- _Your task_
The job is to find each line in the entries holding the string "What" and copy that line.

Collected data
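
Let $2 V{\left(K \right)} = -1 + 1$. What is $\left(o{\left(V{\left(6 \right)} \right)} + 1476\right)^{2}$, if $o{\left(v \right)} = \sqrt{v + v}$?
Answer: $2178576$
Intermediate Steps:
$V{\left(K \right)} = 0$ ($V{\left(K \right)} = \frac{-1 + 1}{2} = \frac{1}{2} \cdot 0 = 0$)
$o{\left(v \right)} = \sqrt{2} \sqrt{v}$ ($o{\left(v \right)} = \sqrt{2 v} = \sqrt{2} \sqrt{v}$)
$\left(o{\left(V{\left(6 \right)} \right)} + 1476\right)^{2} = \left(\sqrt{2} \sqrt{0} + 1476\right)^{2} = \left(\sqrt{2} \cdot 0 + 1476\right)^{2} = \left(0 + 1476\right)^{2} = 1476^{2} = 2178576$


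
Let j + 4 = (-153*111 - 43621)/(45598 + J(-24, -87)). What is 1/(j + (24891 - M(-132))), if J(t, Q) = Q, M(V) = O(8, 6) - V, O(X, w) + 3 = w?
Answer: 45511/1126427668 ≈ 4.0403e-5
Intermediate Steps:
O(X, w) = -3 + w
M(V) = 3 - V (M(V) = (-3 + 6) - V = 3 - V)
j = -242648/45511 (j = -4 + (-153*111 - 43621)/(45598 - 87) = -4 + (-16983 - 43621)/45511 = -4 - 60604*1/45511 = -4 - 60604/45511 = -242648/45511 ≈ -5.3316)
1/(j + (24891 - M(-132))) = 1/(-242648/45511 + (24891 - (3 - 1*(-132)))) = 1/(-242648/45511 + (24891 - (3 + 132))) = 1/(-242648/45511 + (24891 - 1*135)) = 1/(-242648/45511 + (24891 - 135)) = 1/(-242648/45511 + 24756) = 1/(1126427668/45511) = 45511/1126427668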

- _Output of the exercise_
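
Let $2 V{\left(K \right)} = -1 + 1$. What is $\left(o{\left(V{\left(6 \right)} \right)} + 1476\right)^{2}$, if $o{\left(v \right)} = \sqrt{v + v}$?
Let j + 4 = (-153*111 - 43621)/(45598 + J(-24, -87)). What is 1/(j + (24891 - M(-132))), if J(t, Q) = Q, M(V) = O(8, 6) - V, O(X, w) + 3 = w?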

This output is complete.